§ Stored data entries
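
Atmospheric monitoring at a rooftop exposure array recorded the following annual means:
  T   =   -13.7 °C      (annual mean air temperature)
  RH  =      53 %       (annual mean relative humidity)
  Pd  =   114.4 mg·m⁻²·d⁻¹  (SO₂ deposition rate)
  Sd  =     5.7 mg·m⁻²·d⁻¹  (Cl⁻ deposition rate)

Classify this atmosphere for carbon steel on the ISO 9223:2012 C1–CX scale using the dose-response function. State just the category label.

C2

carbon steel: T≤10 °C ⇒ hinge +0.150·(-13.7−10) = -3.5550
  Pd branch = 1.77·Pd^0.52·e^(0.02·RH+f) = 1.717 μm/a
  Sd branch = 0.102·Sd^0.62·e^(0.033·RH+0.04·T) = 0.9973 μm/a
  sum: 1.717 + 0.9973 → r_corr = 2.714 μm/a
ISO 9223 Table 2 (carbon steel): 1.3 < 2.71 ≤ 25 μm/a ⇒ C2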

§ Problem description
Word for word, restate the lines running from the one containing "(Cl⁻ deposition rate)" through the final line of the records above, and nothing besides.

§ Solution to this task
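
  Sd  =     5.7 mg·m⁻²·d⁻¹  (Cl⁻ deposition rate)

Classify this atmosphere for carbon steel on the ISO 9223:2012 C1–CX scale using the dose-response function. State just the category label.

C2

carbon steel: T≤10 °C ⇒ hinge +0.150·(-13.7−10) = -3.5550
  Pd branch = 1.77·Pd^0.52·e^(0.02·RH+f) = 1.717 μm/a
  Sd branch = 0.102·Sd^0.62·e^(0.033·RH+0.04·T) = 0.9973 μm/a
  sum: 1.717 + 0.9973 → r_corr = 2.714 μm/a
ISO 9223 Table 2 (carbon steel): 1.3 < 2.71 ≤ 25 μm/a ⇒ C2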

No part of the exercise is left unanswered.